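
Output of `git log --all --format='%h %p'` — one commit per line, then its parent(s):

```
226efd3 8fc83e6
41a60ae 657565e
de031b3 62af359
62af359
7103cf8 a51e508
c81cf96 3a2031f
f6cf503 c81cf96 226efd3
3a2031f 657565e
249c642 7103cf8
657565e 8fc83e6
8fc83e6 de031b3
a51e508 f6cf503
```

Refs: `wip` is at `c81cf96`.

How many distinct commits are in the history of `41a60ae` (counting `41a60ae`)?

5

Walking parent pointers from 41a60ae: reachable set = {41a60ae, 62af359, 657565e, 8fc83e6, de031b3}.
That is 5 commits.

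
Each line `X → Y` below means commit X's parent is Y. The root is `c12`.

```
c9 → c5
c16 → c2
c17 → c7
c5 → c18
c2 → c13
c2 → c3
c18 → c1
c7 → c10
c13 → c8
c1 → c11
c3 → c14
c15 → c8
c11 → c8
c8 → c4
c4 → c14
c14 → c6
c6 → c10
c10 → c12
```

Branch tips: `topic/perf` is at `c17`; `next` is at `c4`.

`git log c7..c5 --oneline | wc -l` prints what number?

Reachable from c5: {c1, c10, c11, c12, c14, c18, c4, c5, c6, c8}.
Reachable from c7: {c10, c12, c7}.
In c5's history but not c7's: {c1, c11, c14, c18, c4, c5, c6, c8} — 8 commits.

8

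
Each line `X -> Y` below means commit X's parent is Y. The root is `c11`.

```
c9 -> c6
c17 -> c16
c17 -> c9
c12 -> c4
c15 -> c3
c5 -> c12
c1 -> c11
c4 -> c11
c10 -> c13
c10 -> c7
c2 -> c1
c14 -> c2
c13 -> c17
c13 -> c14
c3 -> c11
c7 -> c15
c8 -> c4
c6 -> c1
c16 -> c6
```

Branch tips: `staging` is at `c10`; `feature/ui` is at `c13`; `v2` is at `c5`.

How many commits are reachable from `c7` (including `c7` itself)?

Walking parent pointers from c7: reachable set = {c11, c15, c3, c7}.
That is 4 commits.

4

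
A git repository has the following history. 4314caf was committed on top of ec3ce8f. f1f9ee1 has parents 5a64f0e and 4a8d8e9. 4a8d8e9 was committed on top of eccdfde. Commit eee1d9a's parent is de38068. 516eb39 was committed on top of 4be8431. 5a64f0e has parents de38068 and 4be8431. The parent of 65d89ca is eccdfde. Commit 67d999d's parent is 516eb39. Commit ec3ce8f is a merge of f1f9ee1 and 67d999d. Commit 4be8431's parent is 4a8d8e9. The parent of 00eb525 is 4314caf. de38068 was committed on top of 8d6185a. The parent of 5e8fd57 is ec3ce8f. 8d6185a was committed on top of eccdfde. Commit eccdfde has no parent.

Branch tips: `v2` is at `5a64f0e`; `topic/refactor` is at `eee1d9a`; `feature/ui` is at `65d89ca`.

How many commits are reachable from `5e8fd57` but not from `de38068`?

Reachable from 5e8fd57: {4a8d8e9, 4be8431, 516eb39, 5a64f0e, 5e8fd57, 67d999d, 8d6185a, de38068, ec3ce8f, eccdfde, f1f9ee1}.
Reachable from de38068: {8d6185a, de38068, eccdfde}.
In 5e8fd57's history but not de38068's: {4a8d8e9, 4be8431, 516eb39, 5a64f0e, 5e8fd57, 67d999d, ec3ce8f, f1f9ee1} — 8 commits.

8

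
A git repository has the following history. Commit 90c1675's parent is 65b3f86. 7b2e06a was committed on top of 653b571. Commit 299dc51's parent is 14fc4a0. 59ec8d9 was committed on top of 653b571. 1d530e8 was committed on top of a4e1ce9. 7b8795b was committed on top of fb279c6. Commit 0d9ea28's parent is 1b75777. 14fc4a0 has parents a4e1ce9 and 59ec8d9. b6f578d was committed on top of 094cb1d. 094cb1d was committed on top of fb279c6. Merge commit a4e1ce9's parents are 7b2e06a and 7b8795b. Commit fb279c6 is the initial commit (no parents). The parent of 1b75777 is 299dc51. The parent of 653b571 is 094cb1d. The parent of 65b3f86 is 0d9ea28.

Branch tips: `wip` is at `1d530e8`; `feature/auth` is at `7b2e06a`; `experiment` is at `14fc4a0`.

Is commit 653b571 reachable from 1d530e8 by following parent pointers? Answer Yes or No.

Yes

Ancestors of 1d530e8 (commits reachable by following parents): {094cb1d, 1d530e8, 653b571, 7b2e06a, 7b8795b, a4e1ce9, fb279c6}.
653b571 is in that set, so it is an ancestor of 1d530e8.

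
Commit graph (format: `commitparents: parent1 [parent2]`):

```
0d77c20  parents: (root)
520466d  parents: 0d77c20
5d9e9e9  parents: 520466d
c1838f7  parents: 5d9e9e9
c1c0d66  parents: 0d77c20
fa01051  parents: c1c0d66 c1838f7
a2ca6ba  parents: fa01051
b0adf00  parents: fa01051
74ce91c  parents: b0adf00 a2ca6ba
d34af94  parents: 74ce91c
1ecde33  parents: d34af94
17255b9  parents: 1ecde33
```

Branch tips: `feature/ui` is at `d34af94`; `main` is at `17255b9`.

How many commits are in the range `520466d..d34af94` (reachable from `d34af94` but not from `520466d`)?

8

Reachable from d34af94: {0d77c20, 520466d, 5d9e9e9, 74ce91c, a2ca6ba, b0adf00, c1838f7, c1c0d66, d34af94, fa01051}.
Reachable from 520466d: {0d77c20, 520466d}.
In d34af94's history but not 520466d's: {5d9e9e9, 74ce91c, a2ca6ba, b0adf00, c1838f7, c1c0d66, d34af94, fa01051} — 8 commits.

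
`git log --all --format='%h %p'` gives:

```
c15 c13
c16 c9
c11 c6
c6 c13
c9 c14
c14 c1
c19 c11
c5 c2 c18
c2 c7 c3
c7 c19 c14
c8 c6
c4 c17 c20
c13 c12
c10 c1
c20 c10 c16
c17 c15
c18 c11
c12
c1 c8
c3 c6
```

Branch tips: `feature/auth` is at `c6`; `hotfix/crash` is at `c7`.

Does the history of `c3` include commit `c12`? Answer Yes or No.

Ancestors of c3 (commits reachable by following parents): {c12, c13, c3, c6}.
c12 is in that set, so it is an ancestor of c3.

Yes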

══════════

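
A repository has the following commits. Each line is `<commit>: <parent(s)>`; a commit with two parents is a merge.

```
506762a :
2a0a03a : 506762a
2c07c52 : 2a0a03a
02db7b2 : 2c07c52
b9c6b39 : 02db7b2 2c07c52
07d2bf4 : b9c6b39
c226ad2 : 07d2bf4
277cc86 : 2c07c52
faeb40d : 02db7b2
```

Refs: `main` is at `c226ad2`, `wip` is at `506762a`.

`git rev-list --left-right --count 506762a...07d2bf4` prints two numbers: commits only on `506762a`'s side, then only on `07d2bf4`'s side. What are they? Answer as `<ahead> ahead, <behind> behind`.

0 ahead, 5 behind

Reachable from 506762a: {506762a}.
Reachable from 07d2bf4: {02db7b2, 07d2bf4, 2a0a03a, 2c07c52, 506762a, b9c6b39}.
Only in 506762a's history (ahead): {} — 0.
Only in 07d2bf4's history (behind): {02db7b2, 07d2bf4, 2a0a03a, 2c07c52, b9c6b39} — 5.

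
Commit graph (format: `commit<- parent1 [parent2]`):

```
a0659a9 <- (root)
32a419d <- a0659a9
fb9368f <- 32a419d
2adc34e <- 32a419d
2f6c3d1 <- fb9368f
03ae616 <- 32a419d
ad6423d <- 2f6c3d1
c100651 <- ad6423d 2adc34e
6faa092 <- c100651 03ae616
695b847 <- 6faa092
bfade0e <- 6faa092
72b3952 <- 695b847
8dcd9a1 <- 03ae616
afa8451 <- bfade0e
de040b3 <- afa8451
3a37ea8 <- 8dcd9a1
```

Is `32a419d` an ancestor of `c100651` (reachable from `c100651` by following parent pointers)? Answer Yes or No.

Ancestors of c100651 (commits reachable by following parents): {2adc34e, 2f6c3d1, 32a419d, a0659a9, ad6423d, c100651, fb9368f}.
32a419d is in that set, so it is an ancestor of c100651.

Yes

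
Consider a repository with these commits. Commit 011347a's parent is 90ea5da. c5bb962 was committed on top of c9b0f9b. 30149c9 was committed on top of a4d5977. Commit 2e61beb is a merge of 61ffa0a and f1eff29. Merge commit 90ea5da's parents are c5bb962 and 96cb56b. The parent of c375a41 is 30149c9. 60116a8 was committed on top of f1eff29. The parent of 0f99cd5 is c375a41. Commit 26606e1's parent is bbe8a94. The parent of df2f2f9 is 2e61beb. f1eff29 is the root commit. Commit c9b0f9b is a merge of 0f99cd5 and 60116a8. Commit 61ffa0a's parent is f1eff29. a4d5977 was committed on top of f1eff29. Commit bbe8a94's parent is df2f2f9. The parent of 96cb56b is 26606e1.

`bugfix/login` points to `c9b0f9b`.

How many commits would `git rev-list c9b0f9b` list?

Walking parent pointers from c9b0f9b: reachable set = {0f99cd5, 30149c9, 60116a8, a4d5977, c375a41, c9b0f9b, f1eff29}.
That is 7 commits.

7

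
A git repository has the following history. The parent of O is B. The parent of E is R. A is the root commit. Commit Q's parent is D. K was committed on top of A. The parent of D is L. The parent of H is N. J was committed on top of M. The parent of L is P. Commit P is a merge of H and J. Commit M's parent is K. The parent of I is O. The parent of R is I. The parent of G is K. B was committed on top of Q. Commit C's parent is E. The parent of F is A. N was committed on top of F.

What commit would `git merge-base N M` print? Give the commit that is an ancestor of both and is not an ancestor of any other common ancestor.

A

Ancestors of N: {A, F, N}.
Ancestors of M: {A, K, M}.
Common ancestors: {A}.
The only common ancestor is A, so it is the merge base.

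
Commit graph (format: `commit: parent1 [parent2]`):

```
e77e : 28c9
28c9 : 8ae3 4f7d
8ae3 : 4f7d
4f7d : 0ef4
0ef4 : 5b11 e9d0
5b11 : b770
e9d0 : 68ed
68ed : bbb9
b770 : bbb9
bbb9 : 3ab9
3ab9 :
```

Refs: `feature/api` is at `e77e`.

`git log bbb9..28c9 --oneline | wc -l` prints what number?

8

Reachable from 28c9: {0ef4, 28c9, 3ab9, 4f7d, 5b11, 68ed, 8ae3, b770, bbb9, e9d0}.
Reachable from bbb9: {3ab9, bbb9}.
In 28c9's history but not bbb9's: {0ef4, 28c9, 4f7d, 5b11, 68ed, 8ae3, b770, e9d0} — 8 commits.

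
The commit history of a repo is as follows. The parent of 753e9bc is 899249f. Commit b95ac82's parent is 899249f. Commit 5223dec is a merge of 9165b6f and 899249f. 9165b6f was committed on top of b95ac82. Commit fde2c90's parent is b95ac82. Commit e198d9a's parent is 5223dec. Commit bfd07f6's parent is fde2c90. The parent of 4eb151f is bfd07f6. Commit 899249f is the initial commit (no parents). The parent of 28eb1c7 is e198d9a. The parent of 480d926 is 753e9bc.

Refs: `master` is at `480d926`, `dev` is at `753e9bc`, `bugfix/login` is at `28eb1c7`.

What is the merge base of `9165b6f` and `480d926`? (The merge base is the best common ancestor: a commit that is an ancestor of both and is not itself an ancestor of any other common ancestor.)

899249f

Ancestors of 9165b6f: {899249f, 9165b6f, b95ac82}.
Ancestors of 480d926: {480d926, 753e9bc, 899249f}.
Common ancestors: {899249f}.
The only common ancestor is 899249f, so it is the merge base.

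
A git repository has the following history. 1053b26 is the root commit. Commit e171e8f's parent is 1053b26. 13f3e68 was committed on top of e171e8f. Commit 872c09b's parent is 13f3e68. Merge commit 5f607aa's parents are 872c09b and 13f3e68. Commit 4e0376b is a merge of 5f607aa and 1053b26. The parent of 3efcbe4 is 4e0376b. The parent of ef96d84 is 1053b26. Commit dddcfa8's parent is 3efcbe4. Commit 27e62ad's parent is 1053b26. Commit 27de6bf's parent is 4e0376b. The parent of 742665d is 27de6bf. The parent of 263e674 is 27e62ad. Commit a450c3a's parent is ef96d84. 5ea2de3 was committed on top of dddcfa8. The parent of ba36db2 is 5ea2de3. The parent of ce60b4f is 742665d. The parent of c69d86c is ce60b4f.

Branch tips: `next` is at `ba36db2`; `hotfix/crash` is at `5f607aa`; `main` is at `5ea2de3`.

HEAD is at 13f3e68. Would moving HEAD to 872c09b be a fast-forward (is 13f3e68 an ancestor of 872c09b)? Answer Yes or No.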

══════════

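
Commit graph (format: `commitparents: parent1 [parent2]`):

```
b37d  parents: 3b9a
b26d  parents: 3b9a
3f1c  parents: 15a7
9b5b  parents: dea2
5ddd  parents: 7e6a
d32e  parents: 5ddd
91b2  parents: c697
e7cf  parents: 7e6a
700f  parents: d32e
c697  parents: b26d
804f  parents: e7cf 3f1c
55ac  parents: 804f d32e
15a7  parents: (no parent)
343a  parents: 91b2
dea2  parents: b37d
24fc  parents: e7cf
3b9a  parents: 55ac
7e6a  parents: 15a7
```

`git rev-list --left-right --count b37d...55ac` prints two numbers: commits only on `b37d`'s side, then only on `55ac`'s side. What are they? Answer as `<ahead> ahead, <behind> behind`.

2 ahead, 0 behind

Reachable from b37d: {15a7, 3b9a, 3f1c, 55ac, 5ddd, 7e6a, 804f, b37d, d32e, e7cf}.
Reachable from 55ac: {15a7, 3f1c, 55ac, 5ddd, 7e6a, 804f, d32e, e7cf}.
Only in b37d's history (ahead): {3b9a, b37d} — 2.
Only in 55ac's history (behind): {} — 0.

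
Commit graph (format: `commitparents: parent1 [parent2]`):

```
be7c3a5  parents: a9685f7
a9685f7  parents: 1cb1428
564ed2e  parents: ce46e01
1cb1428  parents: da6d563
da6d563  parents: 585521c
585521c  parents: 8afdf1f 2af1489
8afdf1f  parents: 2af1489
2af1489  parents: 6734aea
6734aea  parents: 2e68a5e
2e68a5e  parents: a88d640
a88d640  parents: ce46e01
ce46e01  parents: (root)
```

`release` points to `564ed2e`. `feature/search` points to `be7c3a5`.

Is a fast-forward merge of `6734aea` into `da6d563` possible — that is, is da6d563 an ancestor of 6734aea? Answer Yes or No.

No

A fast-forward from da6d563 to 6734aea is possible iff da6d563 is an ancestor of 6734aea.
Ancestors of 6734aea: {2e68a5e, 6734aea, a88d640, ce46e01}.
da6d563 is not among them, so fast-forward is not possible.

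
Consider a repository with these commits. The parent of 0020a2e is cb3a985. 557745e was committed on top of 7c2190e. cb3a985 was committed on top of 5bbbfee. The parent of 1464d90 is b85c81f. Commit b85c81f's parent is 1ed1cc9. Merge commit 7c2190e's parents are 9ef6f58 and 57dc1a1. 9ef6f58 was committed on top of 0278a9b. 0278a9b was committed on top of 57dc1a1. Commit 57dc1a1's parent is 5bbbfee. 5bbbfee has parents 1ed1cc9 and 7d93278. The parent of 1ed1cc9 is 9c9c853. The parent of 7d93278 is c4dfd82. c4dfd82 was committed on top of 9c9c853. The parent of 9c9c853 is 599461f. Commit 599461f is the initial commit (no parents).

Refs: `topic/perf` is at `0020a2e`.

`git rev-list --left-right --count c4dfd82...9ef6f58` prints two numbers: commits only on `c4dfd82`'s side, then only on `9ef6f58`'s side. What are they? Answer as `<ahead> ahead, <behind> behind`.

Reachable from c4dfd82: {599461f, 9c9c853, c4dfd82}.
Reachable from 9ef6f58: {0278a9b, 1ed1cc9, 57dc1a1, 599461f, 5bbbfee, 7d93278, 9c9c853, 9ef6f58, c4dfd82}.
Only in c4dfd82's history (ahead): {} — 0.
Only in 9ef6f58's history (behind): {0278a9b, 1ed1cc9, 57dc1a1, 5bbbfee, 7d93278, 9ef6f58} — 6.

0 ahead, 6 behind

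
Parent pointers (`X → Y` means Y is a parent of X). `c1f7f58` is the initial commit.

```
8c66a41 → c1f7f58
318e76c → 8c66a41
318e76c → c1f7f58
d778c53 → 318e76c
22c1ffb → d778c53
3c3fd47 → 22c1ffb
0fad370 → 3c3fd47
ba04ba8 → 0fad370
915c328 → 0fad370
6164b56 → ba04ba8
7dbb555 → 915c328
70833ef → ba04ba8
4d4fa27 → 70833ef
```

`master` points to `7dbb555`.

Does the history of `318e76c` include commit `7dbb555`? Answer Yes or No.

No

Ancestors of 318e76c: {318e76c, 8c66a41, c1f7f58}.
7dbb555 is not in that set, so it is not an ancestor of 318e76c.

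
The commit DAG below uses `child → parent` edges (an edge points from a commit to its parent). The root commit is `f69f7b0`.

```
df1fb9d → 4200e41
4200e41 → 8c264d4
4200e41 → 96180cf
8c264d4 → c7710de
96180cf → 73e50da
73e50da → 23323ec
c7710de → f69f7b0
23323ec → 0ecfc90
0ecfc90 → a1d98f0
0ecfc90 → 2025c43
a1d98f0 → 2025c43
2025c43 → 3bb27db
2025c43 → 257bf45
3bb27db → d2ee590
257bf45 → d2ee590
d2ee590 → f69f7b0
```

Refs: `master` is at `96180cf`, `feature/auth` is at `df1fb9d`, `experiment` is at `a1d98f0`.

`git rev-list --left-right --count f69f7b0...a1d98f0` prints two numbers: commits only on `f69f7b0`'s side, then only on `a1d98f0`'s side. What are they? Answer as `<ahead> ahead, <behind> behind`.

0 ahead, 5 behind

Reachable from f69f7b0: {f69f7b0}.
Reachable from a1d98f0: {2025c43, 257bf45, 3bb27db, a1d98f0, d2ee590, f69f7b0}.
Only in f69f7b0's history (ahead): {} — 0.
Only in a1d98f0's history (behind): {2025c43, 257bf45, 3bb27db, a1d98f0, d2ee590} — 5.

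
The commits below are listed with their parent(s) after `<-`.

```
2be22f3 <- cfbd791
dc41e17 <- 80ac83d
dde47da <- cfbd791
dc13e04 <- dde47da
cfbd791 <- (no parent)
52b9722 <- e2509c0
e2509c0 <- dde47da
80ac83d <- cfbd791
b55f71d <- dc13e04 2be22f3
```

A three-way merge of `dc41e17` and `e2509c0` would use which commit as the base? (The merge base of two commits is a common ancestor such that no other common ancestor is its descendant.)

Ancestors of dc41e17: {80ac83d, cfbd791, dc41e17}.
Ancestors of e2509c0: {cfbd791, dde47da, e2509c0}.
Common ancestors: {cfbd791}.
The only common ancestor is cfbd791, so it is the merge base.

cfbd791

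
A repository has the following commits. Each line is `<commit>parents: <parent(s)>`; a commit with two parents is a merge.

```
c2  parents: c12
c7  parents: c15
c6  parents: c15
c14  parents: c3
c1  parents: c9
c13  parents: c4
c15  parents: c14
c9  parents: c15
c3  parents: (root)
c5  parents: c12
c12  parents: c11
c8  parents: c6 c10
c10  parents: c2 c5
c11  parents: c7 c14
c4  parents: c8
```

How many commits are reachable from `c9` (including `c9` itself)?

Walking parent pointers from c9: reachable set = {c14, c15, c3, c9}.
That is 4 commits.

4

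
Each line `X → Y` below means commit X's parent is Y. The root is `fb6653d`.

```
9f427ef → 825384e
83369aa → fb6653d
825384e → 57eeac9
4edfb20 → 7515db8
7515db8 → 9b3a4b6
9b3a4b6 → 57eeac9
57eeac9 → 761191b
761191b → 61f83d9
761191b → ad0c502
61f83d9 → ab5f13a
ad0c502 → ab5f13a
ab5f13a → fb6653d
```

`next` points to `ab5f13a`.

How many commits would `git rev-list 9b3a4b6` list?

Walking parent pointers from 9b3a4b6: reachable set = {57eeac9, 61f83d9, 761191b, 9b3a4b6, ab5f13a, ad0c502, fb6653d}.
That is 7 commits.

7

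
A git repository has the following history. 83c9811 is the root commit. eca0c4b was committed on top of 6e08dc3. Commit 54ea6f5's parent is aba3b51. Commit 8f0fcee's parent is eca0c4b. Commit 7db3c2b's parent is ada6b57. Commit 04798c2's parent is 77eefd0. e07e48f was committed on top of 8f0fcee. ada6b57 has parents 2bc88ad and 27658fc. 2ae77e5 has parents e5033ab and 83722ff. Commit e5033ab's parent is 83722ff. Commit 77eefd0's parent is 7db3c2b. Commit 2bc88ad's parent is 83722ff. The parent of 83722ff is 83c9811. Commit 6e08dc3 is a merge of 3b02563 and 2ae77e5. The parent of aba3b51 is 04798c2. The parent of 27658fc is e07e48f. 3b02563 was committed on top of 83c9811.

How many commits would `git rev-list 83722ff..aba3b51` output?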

══════════

Check each line of the material for the word "master". Copy the ones that have it.

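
Refs: `master` is at `480d926`, `dev` is at `753e9bc`, `bugfix/login` is at `28eb1c7`.
`master` points to `7dbb555`.
Refs: `master` is at `96180cf`, `feature/auth` is at `df1fb9d`, `experiment` is at `a1d98f0`.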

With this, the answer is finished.